⟨

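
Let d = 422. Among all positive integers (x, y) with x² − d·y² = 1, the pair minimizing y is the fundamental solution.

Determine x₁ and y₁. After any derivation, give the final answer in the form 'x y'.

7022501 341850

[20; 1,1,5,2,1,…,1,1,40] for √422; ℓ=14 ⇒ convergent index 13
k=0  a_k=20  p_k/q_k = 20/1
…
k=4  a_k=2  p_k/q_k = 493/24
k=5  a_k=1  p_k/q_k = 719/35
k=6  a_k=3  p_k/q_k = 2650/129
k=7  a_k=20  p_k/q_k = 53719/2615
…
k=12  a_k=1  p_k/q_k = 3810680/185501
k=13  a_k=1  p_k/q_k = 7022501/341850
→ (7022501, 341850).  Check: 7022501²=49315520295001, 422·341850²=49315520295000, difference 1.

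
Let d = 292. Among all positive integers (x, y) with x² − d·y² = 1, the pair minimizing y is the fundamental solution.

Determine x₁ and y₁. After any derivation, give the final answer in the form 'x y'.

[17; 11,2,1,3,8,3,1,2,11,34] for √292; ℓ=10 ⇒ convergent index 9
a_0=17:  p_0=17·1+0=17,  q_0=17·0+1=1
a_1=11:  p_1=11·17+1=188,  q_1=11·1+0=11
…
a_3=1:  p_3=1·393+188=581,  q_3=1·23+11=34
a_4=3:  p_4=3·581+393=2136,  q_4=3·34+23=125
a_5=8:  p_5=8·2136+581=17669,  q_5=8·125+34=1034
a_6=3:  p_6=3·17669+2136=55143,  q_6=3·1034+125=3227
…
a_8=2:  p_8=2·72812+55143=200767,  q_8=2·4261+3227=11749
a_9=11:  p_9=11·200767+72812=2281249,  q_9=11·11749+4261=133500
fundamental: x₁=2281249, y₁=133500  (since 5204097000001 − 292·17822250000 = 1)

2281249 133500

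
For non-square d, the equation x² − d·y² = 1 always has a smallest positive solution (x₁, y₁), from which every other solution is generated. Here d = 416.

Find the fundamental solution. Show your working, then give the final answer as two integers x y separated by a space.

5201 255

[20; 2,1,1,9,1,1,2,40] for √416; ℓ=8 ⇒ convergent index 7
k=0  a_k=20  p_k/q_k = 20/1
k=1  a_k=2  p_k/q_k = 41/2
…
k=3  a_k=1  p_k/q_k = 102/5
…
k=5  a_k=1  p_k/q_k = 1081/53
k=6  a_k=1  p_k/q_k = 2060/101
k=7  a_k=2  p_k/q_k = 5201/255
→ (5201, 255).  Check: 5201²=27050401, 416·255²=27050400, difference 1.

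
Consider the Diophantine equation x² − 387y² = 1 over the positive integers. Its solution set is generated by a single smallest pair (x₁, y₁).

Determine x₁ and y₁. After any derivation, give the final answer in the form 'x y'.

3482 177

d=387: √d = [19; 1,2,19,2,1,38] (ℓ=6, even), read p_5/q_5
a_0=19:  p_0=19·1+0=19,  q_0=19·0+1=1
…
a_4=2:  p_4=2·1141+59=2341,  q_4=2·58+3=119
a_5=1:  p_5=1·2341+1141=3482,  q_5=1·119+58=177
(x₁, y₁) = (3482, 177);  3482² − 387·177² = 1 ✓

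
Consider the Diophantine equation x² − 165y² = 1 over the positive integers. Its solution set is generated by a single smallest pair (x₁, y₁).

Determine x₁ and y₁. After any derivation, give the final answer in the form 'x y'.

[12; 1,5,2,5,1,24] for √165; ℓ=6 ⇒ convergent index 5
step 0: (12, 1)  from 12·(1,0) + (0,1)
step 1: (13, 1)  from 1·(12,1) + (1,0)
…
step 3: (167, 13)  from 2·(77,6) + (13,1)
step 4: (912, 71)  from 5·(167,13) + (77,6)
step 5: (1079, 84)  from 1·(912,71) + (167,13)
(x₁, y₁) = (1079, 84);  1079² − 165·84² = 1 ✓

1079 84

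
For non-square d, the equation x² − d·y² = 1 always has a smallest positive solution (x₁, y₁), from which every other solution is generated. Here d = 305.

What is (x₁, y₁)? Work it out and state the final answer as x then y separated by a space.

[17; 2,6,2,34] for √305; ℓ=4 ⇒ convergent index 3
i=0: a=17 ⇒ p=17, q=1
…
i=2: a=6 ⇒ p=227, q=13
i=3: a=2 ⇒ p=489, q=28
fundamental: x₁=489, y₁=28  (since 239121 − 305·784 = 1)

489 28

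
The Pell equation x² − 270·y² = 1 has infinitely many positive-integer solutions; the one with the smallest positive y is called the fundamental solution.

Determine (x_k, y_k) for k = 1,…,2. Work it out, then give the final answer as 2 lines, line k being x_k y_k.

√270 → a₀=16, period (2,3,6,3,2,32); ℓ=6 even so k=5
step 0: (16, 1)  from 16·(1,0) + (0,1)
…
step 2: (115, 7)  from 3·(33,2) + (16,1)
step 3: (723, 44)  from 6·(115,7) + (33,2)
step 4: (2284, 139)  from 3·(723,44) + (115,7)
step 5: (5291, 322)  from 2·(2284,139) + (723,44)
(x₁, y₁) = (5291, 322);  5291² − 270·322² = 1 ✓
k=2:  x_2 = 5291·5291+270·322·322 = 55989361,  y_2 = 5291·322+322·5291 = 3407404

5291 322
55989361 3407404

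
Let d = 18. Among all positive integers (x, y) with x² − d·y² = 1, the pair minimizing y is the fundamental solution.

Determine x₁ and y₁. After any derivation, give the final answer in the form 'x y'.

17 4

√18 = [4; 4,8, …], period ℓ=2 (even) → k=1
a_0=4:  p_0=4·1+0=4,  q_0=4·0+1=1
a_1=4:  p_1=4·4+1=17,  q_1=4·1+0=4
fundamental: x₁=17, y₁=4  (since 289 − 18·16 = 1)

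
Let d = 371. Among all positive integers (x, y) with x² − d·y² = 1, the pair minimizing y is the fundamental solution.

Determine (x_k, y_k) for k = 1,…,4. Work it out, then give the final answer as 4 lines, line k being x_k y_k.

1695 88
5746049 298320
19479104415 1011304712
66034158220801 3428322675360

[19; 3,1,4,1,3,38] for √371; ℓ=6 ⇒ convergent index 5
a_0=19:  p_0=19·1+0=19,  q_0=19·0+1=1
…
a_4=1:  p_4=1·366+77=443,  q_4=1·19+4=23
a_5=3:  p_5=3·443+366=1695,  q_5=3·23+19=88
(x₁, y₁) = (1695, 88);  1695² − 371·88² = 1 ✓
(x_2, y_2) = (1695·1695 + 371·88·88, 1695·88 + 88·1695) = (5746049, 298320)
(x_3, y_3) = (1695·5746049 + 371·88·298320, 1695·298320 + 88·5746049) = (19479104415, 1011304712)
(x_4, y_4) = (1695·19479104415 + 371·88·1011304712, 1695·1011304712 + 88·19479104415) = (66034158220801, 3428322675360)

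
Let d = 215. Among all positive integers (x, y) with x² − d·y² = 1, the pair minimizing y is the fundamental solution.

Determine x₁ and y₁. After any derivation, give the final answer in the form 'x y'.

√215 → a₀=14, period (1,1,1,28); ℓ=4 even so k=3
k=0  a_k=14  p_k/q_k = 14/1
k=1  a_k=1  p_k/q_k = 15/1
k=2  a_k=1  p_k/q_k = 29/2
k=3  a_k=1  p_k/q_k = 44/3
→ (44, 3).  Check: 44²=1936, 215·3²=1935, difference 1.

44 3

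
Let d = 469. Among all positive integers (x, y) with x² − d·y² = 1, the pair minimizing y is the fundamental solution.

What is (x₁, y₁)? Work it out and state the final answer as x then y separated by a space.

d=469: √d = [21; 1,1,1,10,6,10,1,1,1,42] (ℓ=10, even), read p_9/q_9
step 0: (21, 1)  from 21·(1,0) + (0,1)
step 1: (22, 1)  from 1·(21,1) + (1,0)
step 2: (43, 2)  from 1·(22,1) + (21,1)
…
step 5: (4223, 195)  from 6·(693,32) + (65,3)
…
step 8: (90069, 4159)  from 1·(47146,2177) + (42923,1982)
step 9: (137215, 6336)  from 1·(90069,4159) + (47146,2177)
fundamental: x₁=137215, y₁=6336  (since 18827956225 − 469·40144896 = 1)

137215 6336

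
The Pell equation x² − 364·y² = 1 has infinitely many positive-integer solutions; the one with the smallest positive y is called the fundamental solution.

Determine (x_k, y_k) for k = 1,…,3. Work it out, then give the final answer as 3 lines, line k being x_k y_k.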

⟩

Say how many lines of the entries above hold the string "Among", and say nothing besides the number.

Output of the exercise |
6